Task requirements – Everything from the line that contains "parent(4) = 7" through the final line of the records should be written out exactly, and nothing outside that span.

Listed records –
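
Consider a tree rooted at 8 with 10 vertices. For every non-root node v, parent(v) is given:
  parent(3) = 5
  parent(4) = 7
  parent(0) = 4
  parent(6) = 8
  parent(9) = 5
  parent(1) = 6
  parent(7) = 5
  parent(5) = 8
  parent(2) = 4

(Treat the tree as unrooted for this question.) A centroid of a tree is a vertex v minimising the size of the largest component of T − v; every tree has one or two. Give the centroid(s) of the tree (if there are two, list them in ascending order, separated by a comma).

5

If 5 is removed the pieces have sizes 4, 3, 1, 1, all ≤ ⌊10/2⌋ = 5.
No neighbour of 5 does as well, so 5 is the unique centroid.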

Finished exercise –
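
  parent(4) = 7
  parent(0) = 4
  parent(6) = 8
  parent(9) = 5
  parent(1) = 6
  parent(7) = 5
  parent(5) = 8
  parent(2) = 4

(Treat the tree as unrooted for this question.) A centroid of a tree is a vertex v minimising the size of the largest component of T − v; every tree has one or two. Give the centroid(s) of the tree (if there are two, list them in ascending order, separated by a comma).

5

If 5 is removed the pieces have sizes 4, 3, 1, 1, all ≤ ⌊10/2⌋ = 5.
No neighbour of 5 does as well, so 5 is the unique centroid.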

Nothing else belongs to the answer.